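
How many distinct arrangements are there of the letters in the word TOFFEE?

180

TOFFEE has 6 letters with E appearing twice and F appearing twice.
So there are 6! / (2!·2!) = 180 distinguishable arrangements.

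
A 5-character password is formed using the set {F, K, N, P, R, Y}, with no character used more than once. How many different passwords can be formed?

This is a permutation of 5 out of 6: P(6,5) = 6!/1!.
That product is 6 × 5 × 4 × 3 × 2 = 720.

720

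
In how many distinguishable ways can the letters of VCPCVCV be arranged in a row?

140

Letter multiplicities in VCPCVCV: C×3, P×1, V×3.
Dividing 7! = 5040 by 3!·3! = 36 for the repeated letters gives 140.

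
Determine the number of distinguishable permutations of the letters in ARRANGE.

Letter multiplicities in ARRANGE: A×2, E×1, G×1, N×1, R×2.
The number of distinct arrangements is 7!/(2!·2!) = 5040/4 = 1260.

1260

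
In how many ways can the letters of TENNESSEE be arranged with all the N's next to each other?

Treat the 2 copies of N as a single block. The multiset to arrange is then {NN, E, E, E, E, S, S, T}, 8 items in all.
That gives (8)!/(4!·2!) = 840 arrangements.

840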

> [Work to complete] Every line of the material must be returned exactly as it appears.

> [Reply to the exercise]
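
How many distinct arrangements are there of the letters in the word TOFFEE?

180

TOFFEE has 6 letters with E appearing twice and F appearing twice.
So there are 6! / (2!·2!) = 180 distinguishable arrangements.

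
A 5-character password is formed using the set {F, K, N, P, R, Y}, with no character used more than once. How many different passwords can be formed?

This is a permutation of 5 out of 6: P(6,5) = 6!/1!.
That product is 6 × 5 × 4 × 3 × 2 = 720.

720

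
In how many distinguishable ways can the letters of VCPCVCV be arranged in a row?

140

Letter multiplicities in VCPCVCV: C×3, P×1, V×3.
Dividing 7! = 5040 by 3!·3! = 36 for the repeated letters gives 140.

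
Determine the number of distinguishable permutations of the letters in ARRANGE.

Letter multiplicities in ARRANGE: A×2, E×1, G×1, N×1, R×2.
The number of distinct arrangements is 7!/(2!·2!) = 5040/4 = 1260.

1260

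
In how many ways can the letters of TENNESSEE be arranged with all the N's next to each other?

Treat the 2 copies of N as a single block. The multiset to arrange is then {NN, E, E, E, E, S, S, T}, 8 items in all.
That gives (8)!/(4!·2!) = 840 arrangements.

840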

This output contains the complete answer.